EXERCISE BRIEF. Count only the lines of the records that hold "primitive", then give the number without any other words.

[Data extracted from a collection]
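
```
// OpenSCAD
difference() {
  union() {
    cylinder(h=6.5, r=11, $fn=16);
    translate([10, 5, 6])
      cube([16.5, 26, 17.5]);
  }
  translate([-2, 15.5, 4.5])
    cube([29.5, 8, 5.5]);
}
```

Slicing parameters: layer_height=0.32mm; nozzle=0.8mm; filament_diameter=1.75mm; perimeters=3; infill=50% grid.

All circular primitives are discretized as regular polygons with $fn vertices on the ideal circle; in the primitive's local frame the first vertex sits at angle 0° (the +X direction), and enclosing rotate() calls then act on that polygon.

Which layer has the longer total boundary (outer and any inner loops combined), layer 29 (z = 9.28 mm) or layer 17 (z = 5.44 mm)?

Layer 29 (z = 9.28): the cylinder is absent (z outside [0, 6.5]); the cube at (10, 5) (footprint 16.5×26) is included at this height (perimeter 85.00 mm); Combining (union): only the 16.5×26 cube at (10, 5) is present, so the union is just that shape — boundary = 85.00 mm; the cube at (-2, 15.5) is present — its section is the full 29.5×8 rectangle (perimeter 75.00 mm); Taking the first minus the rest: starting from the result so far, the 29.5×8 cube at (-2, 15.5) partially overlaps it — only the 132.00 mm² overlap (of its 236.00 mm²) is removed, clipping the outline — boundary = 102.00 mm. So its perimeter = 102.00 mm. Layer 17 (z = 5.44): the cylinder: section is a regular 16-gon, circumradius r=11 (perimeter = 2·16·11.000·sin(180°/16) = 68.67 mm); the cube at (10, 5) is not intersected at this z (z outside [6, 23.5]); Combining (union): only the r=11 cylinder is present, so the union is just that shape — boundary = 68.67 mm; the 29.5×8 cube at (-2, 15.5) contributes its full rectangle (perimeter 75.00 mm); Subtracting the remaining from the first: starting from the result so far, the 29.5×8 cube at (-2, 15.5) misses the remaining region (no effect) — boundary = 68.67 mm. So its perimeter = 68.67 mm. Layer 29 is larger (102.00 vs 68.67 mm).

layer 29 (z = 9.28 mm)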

...

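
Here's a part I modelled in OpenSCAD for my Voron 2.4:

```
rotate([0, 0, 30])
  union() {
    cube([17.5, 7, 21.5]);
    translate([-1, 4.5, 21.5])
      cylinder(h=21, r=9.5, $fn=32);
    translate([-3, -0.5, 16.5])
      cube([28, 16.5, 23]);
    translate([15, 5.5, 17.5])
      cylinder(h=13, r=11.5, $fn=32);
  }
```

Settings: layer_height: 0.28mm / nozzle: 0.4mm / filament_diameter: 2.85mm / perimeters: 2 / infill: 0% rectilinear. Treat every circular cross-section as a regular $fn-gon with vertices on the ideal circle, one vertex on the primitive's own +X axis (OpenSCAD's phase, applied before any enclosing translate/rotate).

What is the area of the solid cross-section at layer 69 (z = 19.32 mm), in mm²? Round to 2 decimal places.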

* * *

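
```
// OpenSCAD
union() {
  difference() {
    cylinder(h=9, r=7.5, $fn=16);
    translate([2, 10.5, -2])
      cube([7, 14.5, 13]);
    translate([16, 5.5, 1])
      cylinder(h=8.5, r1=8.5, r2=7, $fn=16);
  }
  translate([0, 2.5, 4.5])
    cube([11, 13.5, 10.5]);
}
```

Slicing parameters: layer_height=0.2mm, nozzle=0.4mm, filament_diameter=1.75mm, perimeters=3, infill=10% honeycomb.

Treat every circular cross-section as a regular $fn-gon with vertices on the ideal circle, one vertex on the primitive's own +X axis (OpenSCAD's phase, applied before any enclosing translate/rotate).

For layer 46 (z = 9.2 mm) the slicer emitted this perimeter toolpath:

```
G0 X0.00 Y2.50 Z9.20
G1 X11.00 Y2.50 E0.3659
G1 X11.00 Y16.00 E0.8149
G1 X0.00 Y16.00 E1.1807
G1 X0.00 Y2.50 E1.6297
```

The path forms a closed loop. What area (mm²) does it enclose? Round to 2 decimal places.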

ANSWER TO THIS PROBLEM. 3